About this task -> Say how many lines of these entries include the word "equilibrate", and answer with the number alone.

▬▬▬▬▬▬

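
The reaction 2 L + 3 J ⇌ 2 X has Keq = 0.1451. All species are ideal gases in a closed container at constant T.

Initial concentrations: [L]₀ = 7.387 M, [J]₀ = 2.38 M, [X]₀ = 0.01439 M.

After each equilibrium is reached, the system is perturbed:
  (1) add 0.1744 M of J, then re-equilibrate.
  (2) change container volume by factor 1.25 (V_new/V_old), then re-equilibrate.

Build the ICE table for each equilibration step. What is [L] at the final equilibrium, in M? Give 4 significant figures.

Q₀ = 2.8148e-07 vs Keq = 0.1451 ⇒ Q<K, forward
Step 1:
                  L         J         X
  Initial     7.387      2.38   0.01439
  Change     -1.167    -1.751     1.167
  Equil        6.22     0.629     1.182
  solve Keq expr → x = 0.5837; check Q = 0.1451
Then add 0.1744 M of J.
Step 2:
                  L         J         X
  Initial      6.22    0.8034     1.182
  Change   -0.09073   -0.1361   0.09073
  Equil       6.129    0.6673     1.272
  solve Keq expr → x = 0.04537; check Q = 0.1451
Then change container volume by factor 1.25 (V_new/V_old).
Step 3:
                  L         J         X
  Initial     4.903    0.5338     1.018
  Change    0.06582   0.09872  -0.06582
  Equil       4.969    0.6325    0.9522
  solve Keq expr → x = -0.03291; check Q = 0.1451

[L]_eq = 4.969 M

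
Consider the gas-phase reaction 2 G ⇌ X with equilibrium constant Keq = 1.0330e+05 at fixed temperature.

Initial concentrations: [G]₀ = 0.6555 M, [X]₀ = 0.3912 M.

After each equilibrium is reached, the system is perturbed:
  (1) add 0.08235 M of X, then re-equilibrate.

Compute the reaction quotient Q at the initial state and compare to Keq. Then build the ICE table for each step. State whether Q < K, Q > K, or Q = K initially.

Q₀ = 0.9104 vs Keq = 1.0330e+05 ⇒ Q<K, forward
Step 1:
                   G          X
  Initial     0.6555     0.3912
  Change     -0.6529     0.3264
  Equil     0.002636     0.7176
  solve Keq expr → x = 0.3264; check Q = 1.0330e+05
Then add 0.08235 M of X.
Step 2:
                   G          X
  Initial   0.002636        0.8
  Change  1.4699e-04 -7.3497e-05
  Equil     0.002783     0.7999
  solve Keq expr → x = -7.3497e-05; check Q = 1.0330e+05

Q₀ = 0.9104; Q < K (proceeds forward)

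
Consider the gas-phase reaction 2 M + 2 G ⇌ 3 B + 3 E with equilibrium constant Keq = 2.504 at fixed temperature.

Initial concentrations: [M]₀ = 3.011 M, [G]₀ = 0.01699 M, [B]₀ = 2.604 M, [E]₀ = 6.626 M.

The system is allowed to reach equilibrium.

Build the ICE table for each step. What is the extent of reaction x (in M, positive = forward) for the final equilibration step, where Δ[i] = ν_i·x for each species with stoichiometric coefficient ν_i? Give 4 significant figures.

x = -0.5931 M

Q₀ = 1.9628e+06 vs Keq = 2.504 ⇒ Q>K, reverse
Step 1:
                  M         G         B         E
  Initial     3.011   0.01699     2.604     6.626
  Change      1.186     1.186    -1.779    -1.779
  Equil       4.197     1.203    0.8247     4.847
  solve Keq expr → x = -0.5931; check Q = 2.504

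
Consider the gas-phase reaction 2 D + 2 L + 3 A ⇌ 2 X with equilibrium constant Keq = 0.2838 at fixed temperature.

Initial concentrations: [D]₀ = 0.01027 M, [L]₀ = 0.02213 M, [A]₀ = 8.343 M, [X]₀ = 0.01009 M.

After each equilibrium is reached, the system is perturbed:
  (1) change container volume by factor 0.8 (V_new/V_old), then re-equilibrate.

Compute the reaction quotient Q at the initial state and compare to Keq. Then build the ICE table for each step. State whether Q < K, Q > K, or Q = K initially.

Q₀ = 3.394 vs Keq = 0.2838 ⇒ Q>K, reverse
Step 1:
                   D          L          A          X
  init       0.01027    0.02213      8.343    0.01009
  Δ         0.004847   0.004847   0.007271  -0.004847
  eq         0.01512    0.02698       8.35   0.005243
  solve Keq expr → x = -0.002424; check Q = 0.2838
Then change container volume by factor 0.8 (V_new/V_old).
Step 2:
                   D          L          A          X
  init        0.0189    0.03372      10.44   0.006553
  Δ        -0.002575  -0.002575  -0.003862   0.002575
  eq         0.01632    0.03115      10.43   0.009128
  solve Keq expr → x = 0.001287; check Q = 0.2838

Q₀ = 3.394; Q > K (proceeds reverse)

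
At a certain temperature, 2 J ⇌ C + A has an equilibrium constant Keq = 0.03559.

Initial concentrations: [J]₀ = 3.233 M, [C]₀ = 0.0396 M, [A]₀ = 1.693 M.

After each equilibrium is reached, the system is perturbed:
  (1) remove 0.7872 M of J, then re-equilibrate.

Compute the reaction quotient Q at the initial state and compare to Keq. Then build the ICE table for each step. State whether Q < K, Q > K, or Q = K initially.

Q₀ = 0.006414; Q < K (proceeds forward)

Q₀ = 0.006414 vs Keq = 0.03559 ⇒ Q<K, forward
Step 1:
                    J           C           A
  Initial       3.233      0.0396       1.693
  Change      -0.2645      0.1322      0.1322
  Equil         2.969      0.1718       1.825
  solve Keq expr → x = 0.1322; check Q = 0.03559
Then remove 0.7872 M of J.
Step 2:
                    J           C           A
  Initial       2.181      0.1718       1.825
  Change       0.1281    -0.06405    -0.06405
  Equil         2.309      0.1078       1.761
  solve Keq expr → x = -0.06405; check Q = 0.03559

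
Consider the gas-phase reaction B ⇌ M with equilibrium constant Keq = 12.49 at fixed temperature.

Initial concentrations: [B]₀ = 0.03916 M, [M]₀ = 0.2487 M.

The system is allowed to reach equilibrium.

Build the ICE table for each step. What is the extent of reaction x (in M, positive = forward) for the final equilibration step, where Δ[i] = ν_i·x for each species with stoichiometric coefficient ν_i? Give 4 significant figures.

x = 0.01782 M

Q₀ = 6.351 vs Keq = 12.49 ⇒ Q<K, forward
Step 1:
                   B          M
  Initial    0.03916     0.2487
  Change    -0.01782    0.01782
  Equil      0.02134     0.2665
  solve Keq expr → x = 0.01782; check Q = 12.49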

▬▬▬▬▬▬

Output for this exercise -> 5